(Provided records Opens)

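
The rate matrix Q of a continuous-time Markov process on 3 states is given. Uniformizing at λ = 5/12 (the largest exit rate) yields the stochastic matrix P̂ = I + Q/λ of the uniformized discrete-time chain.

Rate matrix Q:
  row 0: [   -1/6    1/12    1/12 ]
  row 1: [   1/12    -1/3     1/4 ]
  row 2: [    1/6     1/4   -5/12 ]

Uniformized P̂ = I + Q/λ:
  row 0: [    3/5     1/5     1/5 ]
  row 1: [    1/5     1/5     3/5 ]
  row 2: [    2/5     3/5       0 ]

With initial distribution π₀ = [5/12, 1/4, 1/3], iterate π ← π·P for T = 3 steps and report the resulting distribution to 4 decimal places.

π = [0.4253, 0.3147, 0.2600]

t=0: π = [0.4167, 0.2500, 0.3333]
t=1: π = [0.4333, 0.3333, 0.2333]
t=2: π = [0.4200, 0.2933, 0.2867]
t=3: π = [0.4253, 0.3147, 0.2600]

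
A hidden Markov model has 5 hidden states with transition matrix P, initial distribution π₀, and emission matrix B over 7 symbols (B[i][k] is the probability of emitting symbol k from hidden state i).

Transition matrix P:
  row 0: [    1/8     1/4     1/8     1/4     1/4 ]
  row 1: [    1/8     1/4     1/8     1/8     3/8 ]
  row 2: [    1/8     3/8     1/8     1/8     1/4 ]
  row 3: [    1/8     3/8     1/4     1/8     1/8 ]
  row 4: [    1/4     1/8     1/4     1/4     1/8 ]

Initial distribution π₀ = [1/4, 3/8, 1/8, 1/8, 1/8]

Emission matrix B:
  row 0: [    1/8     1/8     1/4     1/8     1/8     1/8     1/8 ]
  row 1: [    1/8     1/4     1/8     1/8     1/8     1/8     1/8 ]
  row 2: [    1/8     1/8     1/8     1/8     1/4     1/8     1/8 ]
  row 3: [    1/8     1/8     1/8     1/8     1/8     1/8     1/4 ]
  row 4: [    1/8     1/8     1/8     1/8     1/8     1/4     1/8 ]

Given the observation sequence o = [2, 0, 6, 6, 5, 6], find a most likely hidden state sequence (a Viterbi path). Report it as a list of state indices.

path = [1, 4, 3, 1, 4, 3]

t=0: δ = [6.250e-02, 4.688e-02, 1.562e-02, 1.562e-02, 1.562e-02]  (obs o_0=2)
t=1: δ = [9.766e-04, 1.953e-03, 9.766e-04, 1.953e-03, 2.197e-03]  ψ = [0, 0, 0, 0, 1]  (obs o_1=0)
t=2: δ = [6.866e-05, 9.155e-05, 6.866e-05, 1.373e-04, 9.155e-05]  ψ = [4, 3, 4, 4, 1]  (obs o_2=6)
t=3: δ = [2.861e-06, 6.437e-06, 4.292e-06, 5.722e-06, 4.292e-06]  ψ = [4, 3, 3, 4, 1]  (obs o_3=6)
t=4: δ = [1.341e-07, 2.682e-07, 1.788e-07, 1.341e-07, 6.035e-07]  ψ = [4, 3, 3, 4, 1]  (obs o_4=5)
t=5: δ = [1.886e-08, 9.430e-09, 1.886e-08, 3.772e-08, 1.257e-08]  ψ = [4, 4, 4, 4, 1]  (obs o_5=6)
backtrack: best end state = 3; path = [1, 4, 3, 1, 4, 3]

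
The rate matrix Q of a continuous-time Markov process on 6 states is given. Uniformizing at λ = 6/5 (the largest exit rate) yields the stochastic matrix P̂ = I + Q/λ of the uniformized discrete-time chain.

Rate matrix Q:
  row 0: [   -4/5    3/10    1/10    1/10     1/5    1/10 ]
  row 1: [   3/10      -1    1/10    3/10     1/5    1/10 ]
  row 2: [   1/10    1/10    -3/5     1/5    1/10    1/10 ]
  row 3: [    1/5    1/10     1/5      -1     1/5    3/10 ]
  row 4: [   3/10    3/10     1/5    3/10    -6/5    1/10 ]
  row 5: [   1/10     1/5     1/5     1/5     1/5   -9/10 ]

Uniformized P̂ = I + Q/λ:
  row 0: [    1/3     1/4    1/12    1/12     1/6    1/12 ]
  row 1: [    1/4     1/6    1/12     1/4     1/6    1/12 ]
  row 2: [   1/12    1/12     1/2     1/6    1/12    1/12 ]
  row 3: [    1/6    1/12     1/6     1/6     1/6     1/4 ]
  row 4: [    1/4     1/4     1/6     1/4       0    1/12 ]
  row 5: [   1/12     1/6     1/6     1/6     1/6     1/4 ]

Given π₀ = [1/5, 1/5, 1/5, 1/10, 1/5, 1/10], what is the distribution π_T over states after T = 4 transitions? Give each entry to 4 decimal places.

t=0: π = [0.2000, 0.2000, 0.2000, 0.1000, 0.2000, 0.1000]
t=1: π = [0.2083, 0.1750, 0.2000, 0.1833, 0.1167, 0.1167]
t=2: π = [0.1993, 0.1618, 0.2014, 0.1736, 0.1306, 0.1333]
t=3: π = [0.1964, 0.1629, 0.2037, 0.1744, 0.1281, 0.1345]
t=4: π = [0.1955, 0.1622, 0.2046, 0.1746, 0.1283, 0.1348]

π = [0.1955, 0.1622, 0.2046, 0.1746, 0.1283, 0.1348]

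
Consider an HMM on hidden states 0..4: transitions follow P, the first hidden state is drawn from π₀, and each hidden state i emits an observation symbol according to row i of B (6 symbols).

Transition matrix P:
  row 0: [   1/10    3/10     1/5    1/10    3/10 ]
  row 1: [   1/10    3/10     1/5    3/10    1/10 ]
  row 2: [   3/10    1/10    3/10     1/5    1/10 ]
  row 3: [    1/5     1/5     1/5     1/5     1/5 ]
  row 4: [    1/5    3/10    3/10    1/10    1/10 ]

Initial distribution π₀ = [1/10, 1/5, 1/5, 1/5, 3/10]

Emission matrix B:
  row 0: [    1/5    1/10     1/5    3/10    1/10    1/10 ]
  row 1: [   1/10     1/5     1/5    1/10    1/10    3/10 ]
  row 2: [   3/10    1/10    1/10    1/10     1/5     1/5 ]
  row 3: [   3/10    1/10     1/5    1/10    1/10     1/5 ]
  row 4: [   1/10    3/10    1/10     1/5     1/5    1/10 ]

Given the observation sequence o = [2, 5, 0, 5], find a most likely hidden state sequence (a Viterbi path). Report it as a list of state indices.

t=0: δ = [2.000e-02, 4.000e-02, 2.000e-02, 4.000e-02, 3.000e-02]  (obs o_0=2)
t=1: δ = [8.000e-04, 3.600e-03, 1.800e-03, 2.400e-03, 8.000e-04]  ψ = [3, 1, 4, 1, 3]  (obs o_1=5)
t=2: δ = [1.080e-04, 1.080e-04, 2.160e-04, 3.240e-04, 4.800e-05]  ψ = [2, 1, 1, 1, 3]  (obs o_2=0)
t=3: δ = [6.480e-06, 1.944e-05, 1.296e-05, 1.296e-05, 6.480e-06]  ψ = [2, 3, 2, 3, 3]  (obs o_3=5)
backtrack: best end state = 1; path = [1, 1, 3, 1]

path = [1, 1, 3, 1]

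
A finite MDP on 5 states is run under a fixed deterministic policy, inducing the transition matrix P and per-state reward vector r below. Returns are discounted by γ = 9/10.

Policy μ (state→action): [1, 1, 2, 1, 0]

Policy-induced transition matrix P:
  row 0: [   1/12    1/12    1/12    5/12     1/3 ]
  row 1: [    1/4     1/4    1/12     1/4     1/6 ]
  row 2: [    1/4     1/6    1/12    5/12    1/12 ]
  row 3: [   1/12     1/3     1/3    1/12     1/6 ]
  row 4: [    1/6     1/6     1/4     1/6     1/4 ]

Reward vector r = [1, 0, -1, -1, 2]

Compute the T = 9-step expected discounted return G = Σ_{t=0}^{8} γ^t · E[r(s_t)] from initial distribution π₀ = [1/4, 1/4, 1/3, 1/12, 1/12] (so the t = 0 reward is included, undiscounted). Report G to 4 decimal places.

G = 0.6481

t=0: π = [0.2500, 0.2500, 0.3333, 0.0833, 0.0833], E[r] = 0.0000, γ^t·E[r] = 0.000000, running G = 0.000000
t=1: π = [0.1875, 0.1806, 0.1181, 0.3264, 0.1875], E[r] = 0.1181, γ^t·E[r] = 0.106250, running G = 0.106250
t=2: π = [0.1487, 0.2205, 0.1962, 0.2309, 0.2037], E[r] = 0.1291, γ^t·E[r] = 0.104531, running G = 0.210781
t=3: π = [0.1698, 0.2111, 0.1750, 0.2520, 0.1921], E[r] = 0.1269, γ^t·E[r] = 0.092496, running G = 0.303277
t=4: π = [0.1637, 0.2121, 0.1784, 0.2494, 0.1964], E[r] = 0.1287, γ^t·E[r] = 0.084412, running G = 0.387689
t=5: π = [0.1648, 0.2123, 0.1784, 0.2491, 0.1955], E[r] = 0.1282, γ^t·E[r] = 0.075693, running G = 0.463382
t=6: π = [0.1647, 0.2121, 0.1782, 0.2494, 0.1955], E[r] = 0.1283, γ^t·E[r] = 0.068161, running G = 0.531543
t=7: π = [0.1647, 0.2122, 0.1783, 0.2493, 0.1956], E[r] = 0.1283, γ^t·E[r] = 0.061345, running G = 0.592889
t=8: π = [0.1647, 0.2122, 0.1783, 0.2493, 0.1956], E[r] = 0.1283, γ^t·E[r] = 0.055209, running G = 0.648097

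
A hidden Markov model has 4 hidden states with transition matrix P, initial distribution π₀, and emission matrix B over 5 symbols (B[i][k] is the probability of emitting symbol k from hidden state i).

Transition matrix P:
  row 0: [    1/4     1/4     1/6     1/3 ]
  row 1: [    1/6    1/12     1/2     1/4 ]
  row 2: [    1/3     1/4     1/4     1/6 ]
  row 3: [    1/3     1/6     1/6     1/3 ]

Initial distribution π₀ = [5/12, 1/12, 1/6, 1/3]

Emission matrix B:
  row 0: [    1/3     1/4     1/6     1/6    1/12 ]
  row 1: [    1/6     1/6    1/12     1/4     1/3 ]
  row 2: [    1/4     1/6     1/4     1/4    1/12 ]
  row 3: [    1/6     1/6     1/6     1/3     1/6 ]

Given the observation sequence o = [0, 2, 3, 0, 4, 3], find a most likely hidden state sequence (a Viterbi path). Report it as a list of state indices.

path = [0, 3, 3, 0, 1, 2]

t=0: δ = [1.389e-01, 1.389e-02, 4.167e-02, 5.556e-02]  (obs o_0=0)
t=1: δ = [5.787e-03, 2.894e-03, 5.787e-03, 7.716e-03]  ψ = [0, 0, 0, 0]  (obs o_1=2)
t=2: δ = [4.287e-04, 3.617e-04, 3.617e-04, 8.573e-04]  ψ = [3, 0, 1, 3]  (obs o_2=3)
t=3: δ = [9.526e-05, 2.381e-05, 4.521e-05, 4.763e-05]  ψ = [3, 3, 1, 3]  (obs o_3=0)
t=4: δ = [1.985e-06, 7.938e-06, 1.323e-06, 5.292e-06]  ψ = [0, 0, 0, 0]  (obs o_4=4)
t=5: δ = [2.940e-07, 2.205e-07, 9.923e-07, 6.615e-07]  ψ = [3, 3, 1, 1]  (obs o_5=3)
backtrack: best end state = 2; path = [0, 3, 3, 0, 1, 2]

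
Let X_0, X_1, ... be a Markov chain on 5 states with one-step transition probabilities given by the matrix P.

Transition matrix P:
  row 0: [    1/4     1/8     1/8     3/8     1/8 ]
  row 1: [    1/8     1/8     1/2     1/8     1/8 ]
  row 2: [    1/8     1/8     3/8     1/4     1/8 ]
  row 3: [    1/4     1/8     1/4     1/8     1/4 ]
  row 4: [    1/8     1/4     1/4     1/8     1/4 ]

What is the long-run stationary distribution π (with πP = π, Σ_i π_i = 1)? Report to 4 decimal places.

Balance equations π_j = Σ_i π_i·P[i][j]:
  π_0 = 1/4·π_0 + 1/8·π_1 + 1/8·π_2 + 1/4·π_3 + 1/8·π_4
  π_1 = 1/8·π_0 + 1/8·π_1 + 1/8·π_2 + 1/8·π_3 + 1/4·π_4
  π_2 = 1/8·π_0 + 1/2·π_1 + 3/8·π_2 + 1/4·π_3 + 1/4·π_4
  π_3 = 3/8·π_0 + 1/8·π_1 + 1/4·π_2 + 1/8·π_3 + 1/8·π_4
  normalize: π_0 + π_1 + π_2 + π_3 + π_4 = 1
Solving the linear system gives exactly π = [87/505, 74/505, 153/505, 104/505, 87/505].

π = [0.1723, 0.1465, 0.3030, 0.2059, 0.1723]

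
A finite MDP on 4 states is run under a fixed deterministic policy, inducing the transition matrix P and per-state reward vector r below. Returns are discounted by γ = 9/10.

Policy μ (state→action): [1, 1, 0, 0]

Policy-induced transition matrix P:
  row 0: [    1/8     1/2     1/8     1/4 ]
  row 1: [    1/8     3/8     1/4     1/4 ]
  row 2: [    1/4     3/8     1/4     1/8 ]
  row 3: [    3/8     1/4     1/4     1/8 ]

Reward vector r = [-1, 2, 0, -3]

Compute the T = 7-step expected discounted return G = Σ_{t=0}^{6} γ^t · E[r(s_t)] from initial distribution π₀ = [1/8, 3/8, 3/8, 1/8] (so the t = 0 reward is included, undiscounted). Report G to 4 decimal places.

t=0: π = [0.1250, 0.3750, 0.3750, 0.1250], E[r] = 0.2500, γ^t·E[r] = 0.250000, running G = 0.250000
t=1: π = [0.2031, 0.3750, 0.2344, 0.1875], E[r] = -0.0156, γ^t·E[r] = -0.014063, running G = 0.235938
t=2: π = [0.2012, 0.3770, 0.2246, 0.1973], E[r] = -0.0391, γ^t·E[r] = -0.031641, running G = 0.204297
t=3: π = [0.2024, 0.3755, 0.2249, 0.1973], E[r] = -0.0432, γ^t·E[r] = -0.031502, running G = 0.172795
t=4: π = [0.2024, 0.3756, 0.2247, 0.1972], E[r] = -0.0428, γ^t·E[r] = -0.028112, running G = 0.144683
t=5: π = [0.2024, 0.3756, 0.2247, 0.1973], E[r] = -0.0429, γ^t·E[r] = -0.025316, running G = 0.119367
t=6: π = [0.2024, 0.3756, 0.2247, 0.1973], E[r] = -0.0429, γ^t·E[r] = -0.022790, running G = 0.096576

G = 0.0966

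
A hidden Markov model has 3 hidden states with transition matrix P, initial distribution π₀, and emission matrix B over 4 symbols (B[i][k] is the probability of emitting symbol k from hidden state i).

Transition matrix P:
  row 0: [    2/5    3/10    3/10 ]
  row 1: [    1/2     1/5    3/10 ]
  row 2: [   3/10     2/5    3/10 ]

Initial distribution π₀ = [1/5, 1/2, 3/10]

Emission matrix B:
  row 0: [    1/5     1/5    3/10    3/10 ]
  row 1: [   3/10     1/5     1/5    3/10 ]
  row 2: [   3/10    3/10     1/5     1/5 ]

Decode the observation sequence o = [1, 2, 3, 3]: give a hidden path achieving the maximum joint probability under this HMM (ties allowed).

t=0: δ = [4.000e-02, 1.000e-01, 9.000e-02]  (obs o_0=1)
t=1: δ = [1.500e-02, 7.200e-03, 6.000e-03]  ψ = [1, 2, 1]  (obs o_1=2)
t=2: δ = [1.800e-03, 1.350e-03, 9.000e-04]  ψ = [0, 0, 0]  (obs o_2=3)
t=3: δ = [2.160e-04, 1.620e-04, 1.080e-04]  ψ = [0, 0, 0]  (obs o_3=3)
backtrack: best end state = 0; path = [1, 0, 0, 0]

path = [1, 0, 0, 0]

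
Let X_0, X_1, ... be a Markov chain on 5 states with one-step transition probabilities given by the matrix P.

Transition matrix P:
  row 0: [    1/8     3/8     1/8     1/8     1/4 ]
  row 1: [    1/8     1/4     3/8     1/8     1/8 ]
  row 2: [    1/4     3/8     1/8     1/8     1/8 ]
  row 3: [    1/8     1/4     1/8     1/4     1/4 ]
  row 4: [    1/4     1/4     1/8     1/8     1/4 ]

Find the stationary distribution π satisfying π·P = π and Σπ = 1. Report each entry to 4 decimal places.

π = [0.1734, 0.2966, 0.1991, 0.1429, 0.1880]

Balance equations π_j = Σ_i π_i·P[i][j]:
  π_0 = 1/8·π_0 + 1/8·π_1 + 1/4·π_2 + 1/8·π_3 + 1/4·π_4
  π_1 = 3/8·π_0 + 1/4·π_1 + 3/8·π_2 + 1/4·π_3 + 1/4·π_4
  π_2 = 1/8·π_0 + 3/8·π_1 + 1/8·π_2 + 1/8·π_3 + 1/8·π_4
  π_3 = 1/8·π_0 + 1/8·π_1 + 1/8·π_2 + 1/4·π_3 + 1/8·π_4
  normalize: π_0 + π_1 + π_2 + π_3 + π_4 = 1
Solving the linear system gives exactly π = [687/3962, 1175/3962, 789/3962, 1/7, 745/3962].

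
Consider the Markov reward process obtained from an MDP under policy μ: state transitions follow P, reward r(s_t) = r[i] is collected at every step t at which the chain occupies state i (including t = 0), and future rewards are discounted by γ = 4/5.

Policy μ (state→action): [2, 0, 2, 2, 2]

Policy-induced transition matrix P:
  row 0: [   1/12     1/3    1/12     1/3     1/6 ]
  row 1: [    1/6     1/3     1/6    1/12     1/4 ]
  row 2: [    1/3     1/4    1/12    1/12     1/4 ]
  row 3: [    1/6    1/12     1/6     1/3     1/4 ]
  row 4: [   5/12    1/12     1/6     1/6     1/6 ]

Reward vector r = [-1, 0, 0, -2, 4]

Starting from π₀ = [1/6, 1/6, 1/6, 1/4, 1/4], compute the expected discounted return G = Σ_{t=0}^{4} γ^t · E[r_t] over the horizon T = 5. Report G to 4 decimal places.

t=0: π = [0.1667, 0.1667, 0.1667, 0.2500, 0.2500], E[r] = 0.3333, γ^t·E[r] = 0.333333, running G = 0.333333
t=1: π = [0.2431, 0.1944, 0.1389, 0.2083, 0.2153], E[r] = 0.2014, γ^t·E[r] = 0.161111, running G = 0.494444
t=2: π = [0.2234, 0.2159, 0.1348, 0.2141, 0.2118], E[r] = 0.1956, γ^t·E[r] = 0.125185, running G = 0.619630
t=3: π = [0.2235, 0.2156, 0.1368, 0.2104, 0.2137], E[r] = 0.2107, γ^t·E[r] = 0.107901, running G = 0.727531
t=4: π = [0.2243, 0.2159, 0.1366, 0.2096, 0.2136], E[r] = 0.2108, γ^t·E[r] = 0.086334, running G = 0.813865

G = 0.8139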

(Provided records Closes)

Note how many lines in the material hold the word "continuous", and give that number with nothing added.

2